▸ What you have to do:
Among the records below, how many lines contain the word "symmetric"? The answer is a single number.
(Records for processing begins)
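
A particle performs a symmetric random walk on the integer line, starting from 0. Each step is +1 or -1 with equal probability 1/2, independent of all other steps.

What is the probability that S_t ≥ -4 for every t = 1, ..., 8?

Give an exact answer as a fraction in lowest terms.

Answer: 119/128

Derivation:
Let f(t,s) = #length-t paths at position s with S_1..S_t all ≥ -4.
f(t,s) = f(t-1,s-1) + f(t-1,s+1) for s ≥ -4; f(t,s) = 0 for s < -4.
t=0: f(0,0)=1
t=1: f(1,-1)=1 f(1,1)=1
t=2: f(2,-2)=1 f(2,0)=2 f(2,2)=1
t=3: f(3,-3)=1 f(3,-1)=3 f(3,1)=3 f(3,3)=1
t=4: f(4,-4)=1 f(4,-2)=4 f(4,0)=6 f(4,2)=4 f(4,4)=1
t=5: f(5,-3)=5 f(5,-1)=10 f(5,1)=10 f(5,3)=5 f(5,5)=1
t=6: f(6,-4)=5 f(6,-2)=15 f(6,0)=20 f(6,2)=15 f(6,4)=6 f(6,6)=1
t=7: f(7,-3)=20 f(7,-1)=35 f(7,1)=35 f(7,3)=21 f(7,5)=7 f(7,7)=1
t=8: f(8,-4)=20 f(8,-2)=55 f(8,0)=70 f(8,2)=56 f(8,4)=28 f(8,6)=8 f(8,8)=1
Σ_s f(8,s) = 238
P = 238/256 = 119/128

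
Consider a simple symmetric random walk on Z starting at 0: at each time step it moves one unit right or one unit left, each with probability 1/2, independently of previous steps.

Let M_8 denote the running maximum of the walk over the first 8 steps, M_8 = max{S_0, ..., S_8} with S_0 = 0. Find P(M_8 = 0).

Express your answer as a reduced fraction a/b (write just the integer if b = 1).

Let M_8 = max(S_0,...,S_8). Use the reflection principle: for j ≥ 1, #{paths with M_8 ≥ j} = #{S_8 ≥ j} + #{S_8 ≥ j+1}.
P(M_8 ≥ 0) = 1 since S_0 = 0, so #{M_8 ≥ 0} = 256.
#{M_8 ≥ 1} = #{S_8 ≥ 1} + #{S_8 ≥ 2} = 93 + 93 = 186.
#{M_8 = 0} = 256 - 186 = 70.
P(M_8 = 0) = 70/256 = 35/128

Answer: 35/128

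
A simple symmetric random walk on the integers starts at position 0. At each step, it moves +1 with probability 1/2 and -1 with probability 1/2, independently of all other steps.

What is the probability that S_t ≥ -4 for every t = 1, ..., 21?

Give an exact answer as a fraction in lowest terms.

Answer: 748391/1048576

Derivation:
Let f(t,s) = #length-t paths at position s with S_1..S_t all ≥ -4.
f(t,s) = f(t-1,s-1) + f(t-1,s+1) for s ≥ -4; f(t,s) = 0 for s < -4.
t=0: f(0,0)=1
t=1: f(1,-1)=1 f(1,1)=1
t=2: f(2,-2)=1 f(2,0)=2 f(2,2)=1
t=3: f(3,-3)=1 f(3,-1)=3 f(3,1)=3 f(3,3)=1
t=4: f(4,-4)=1 f(4,-2)=4 f(4,0)=6 f(4,2)=4 f(4,4)=1
t=5: f(5,-3)=5 f(5,-1)=10 f(5,1)=10 f(5,3)=5 f(5,5)=1
t=6: f(6,-4)=5 f(6,-2)=15 f(6,0)=20 f(6,2)=15 f(6,4)=6 f(6,6)=1
t=7: f(7,-3)=20 f(7,-1)=35 f(7,1)=35 f(7,3)=21 f(7,5)=7 f(7,7)=1
t=8: f(8,-4)=20 f(8,-2)=55 f(8,0)=70 f(8,2)=56 f(8,4)=28 f(8,6)=8 f(8,8)=1
t=9: f(9,-3)=75 f(9,-1)=125 f(9,1)=126 f(9,3)=84 f(9,5)=36 f(9,7)=9 f(9,9)=1
t=10: f(10,-4)=75 f(10,-2)=200 f(10,0)=251 f(10,2)=210 f(10,4)=120 f(10,6)=45 f(10,8)=10 f(10,10)=1
t=11: f(11,-3)=275 f(11,-1)=451 f(11,1)=461 f(11,3)=330 f(11,5)=165 f(11,7)=55 f(11,9)=11 f(11,11)=1
t=12: f(12,-4)=275 f(12,-2)=726 f(12,0)=912 f(12,2)=791 f(12,4)=495 f(12,6)=220 f(12,8)=66 f(12,10)=12 f(12,12)=1
t=13: f(13,-3)=1001 f(13,-1)=1638 f(13,1)=1703 f(13,3)=1286 f(13,5)=715 f(13,7)=286 f(13,9)=78 f(13,11)=13 f(13,13)=1
t=14: f(14,-4)=1001 f(14,-2)=2639 f(14,0)=3341 f(14,2)=2989 f(14,4)=2001 f(14,6)=1001 f(14,8)=364 f(14,10)=91 f(14,12)=14 f(14,14)=1
t=15: f(15,-3)=3640 f(15,-1)=5980 f(15,1)=6330 f(15,3)=4990 f(15,5)=3002 f(15,7)=1365 f(15,9)=455 f(15,11)=105 f(15,13)=15 f(15,15)=1
t=16: f(16,-4)=3640 f(16,-2)=9620 f(16,0)=12310 f(16,2)=11320 f(16,4)=7992 f(16,6)=4367 f(16,8)=1820 f(16,10)=560 f(16,12)=120 f(16,14)=16 f(16,16)=1
t=17: f(17,-3)=13260 f(17,-1)=21930 f(17,1)=23630 f(17,3)=19312 f(17,5)=12359 f(17,7)=6187 f(17,9)=2380 f(17,11)=680 f(17,13)=136 f(17,15)=17 f(17,17)=1
t=18: f(18,-4)=13260 f(18,-2)=35190 f(18,0)=45560 f(18,2)=42942 f(18,4)=31671 f(18,6)=18546 f(18,8)=8567 f(18,10)=3060 f(18,12)=816 f(18,14)=153 f(18,16)=18 f(18,18)=1
t=19: f(19,-3)=48450 f(19,-1)=80750 f(19,1)=88502 f(19,3)=74613 f(19,5)=50217 f(19,7)=27113 f(19,9)=11627 f(19,11)=3876 f(19,13)=969 f(19,15)=171 f(19,17)=19 f(19,19)=1
t=20: f(20,-4)=48450 f(20,-2)=129200 f(20,0)=169252 f(20,2)=163115 f(20,4)=124830 f(20,6)=77330 f(20,8)=38740 f(20,10)=15503 f(20,12)=4845 f(20,14)=1140 f(20,16)=190 f(20,18)=20 f(20,20)=1
t=21: f(21,-3)=177650 f(21,-1)=298452 f(21,1)=332367 f(21,3)=287945 f(21,5)=202160 f(21,7)=116070 f(21,9)=54243 f(21,11)=20348 f(21,13)=5985 f(21,15)=1330 f(21,17)=210 f(21,19)=21 f(21,21)=1
Σ_s f(21,s) = 1496782
P = 1496782/2097152 = 748391/1048576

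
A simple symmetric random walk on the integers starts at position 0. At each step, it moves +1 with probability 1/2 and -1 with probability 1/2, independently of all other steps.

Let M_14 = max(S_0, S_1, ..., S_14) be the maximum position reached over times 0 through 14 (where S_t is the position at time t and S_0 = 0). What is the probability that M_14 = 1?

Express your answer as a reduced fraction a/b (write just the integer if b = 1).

Answer: 3003/16384

Derivation:
Let M_14 = max(S_0,...,S_14). Use the reflection principle: for j ≥ 1, #{paths with M_14 ≥ j} = #{S_14 ≥ j} + #{S_14 ≥ j+1}.
By reflection, #{M_14 ≥ 1} = #{S_14 ≥ 1} + #{S_14 ≥ 2} = 6476 + 6476 = 12952.
#{M_14 ≥ 2} = #{S_14 ≥ 2} + #{S_14 ≥ 3} = 6476 + 3473 = 9949.
#{M_14 = 1} = 12952 - 9949 = 3003.
P(M_14 = 1) = 3003/16384 = 3003/16384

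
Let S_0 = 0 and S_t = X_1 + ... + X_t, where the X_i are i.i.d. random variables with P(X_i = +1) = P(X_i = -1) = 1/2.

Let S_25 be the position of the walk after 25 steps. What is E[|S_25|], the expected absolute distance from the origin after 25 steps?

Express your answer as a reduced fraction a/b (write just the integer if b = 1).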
(Records for processing ends)
▸ Answer space:
4